=== TASK DESCRIPTION ===
Write out the lines from the top of the material through the line with "Probe input: [-42, 43, -14, -33, 43]", exactly and with nothing added.

=== DATA TO USE ===
-*-
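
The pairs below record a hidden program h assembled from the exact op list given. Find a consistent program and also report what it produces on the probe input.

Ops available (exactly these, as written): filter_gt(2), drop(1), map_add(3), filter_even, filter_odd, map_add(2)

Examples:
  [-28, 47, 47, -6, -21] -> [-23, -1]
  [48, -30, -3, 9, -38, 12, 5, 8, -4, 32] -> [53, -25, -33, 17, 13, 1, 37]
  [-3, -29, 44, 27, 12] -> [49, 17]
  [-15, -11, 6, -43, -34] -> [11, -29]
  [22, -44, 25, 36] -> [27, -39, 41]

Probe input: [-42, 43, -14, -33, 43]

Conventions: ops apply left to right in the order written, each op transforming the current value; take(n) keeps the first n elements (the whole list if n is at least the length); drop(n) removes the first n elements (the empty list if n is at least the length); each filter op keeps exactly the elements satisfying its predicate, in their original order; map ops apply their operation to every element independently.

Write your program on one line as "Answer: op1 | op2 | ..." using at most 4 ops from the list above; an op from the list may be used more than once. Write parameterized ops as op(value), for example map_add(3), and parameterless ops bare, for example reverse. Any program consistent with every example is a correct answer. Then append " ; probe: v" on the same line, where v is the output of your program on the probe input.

filter_even | map_add(2) | map_add(3) ; probe: [-37, -9]

Check, running the answer program on each example:
  [-28, 47, 47, -6, -21] -> [-28, -6] -> [-26, -4] -> [-23, -1]
  [48, -30, -3, 9, -38, 12, 5, 8, -4, 32] -> [48, -30, -38, 12, 8, -4, 32] -> [50, -28, -36, 14, 10, -2, 34] -> [53, -25, -33, 17, 13, 1, 37]
  [-3, -29, 44, 27, 12] -> [44, 12] -> [46, 14] -> [49, 17]
  [-15, -11, 6, -43, -34] -> [6, -34] -> [8, -32] -> [11, -29]
  [22, -44, 25, 36] -> [22, -44, 36] -> [24, -42, 38] -> [27, -39, 41]
  probe: [-42, 43, -14, -33, 43] -> [-42, -14] -> [-40, -12] -> [-37, -9]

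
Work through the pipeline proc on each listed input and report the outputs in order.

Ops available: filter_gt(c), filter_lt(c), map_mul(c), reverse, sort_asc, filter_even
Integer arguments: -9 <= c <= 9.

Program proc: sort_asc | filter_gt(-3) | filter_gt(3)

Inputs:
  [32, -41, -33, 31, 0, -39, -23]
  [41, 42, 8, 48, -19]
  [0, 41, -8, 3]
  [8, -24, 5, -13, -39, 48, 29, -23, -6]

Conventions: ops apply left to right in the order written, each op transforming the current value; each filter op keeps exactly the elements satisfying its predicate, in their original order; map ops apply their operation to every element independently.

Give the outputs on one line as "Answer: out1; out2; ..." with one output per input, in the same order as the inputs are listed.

Execution, op by op:
  [32, -41, -33, 31, 0, -39, -23] -> [-41, -39, -33, -23, 0, 31, 32] -> [0, 31, 32] -> [31, 32]
  [41, 42, 8, 48, -19] -> [-19, 8, 41, 42, 48] -> [8, 41, 42, 48] -> [8, 41, 42, 48]
  [0, 41, -8, 3] -> [-8, 0, 3, 41] -> [0, 3, 41] -> [41]
  [8, -24, 5, -13, -39, 48, 29, -23, -6] -> [-39, -24, -23, -13, -6, 5, 8, 29, 48] -> [5, 8, 29, 48] -> [5, 8, 29, 48]

[31, 32]; [8, 41, 42, 48]; [41]; [5, 8, 29, 48]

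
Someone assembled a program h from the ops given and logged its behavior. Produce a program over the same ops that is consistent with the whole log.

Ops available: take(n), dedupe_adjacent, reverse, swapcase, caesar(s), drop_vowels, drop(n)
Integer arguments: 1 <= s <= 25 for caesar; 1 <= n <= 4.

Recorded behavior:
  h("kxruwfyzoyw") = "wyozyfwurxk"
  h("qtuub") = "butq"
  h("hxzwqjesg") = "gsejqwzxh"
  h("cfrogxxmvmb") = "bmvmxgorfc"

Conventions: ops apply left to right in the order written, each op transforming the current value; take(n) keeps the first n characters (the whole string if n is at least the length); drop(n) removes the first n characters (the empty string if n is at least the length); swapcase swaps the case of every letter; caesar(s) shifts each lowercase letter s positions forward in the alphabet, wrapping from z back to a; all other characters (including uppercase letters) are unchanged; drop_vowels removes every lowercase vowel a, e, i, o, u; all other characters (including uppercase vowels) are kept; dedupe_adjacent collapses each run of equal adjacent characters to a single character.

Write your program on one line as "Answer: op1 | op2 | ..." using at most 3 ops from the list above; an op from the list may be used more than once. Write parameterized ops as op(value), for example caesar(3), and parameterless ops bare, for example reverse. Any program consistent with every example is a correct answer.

reverse | dedupe_adjacent

Check, running the answer program on each example:
  "kxruwfyzoyw" -> "wyozyfwurxk" -> "wyozyfwurxk"
  "qtuub" -> "buutq" -> "butq"
  "hxzwqjesg" -> "gsejqwzxh" -> "gsejqwzxh"
  "cfrogxxmvmb" -> "bmvmxxgorfc" -> "bmvmxgorfc"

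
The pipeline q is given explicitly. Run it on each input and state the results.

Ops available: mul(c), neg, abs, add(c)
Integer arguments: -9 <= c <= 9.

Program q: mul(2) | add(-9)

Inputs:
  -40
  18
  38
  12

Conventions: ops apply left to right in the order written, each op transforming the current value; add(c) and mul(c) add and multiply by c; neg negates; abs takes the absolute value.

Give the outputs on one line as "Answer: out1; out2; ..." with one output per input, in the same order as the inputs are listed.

Execution, op by op:
  -40 -> -80 -> -89
  18 -> 36 -> 27
  38 -> 76 -> 67
  12 -> 24 -> 15

-89; 27; 67; 15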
-*-
=== SOLUTION TO THIS TASK ===
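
The pairs below record a hidden program h assembled from the exact op list given. Find a consistent program and also report what it produces on the probe input.

Ops available (exactly these, as written): filter_gt(2), drop(1), map_add(3), filter_even, filter_odd, map_add(2)

Examples:
  [-28, 47, 47, -6, -21] -> [-23, -1]
  [48, -30, -3, 9, -38, 12, 5, 8, -4, 32] -> [53, -25, -33, 17, 13, 1, 37]
  [-3, -29, 44, 27, 12] -> [49, 17]
  [-15, -11, 6, -43, -34] -> [11, -29]
  [22, -44, 25, 36] -> [27, -39, 41]

Probe input: [-42, 43, -14, -33, 43]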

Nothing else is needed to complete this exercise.